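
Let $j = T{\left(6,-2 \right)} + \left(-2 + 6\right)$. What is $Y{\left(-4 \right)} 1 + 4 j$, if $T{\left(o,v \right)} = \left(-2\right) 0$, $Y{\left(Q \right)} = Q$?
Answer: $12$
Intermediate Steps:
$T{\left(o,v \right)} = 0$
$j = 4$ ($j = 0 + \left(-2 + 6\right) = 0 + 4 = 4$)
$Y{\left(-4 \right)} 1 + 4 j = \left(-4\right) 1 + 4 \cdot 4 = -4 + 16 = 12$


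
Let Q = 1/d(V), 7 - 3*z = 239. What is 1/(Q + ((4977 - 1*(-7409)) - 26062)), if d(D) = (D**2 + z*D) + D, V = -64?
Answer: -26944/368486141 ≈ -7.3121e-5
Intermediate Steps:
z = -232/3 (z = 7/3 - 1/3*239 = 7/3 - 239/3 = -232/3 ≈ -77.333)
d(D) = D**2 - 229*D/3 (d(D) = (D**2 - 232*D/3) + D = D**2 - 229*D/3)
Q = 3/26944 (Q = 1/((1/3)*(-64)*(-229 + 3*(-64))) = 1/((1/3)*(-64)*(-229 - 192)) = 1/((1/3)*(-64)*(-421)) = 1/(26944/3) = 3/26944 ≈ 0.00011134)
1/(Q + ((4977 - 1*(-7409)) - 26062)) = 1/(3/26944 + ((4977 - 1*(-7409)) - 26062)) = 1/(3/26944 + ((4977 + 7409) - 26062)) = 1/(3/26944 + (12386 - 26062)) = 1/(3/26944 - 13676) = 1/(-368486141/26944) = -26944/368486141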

━━━━

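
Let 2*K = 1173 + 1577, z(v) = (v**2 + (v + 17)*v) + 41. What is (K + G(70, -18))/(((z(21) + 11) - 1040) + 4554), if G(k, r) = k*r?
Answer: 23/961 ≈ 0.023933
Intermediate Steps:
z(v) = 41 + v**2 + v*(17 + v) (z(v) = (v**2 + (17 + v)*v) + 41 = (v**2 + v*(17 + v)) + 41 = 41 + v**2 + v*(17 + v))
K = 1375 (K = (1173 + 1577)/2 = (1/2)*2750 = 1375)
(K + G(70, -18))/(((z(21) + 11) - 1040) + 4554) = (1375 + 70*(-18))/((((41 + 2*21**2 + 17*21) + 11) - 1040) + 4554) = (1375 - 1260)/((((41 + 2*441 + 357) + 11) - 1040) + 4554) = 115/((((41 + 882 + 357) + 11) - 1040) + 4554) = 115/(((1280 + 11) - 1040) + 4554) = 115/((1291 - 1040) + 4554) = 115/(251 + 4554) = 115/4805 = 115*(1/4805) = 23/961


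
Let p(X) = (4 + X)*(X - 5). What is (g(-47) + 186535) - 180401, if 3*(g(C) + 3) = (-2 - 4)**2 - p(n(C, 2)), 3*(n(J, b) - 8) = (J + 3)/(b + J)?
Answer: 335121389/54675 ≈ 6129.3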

━━━━

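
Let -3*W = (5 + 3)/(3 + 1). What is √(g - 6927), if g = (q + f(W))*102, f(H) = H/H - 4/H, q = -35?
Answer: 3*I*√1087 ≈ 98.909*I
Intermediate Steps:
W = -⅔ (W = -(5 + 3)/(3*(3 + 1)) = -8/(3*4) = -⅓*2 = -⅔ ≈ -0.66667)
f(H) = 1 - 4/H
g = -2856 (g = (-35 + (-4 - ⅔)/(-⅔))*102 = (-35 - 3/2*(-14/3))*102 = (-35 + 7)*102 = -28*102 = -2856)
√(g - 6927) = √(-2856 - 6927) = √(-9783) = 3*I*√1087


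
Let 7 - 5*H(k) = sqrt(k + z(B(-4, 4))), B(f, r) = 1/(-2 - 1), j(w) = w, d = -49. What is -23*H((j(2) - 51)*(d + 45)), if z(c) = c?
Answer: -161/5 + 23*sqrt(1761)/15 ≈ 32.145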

━━━━

> **Problem statement**:
Among the entries above, find the line with "6\right)$. What is" and the line with "Answer: $12$"; give again exactly these two lines and all lines between them.

> **Reply to the exercise**:
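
Let $j = T{\left(6,-2 \right)} + \left(-2 + 6\right)$. What is $Y{\left(-4 \right)} 1 + 4 j$, if $T{\left(o,v \right)} = \left(-2\right) 0$, $Y{\left(Q \right)} = Q$?
Answer: $12$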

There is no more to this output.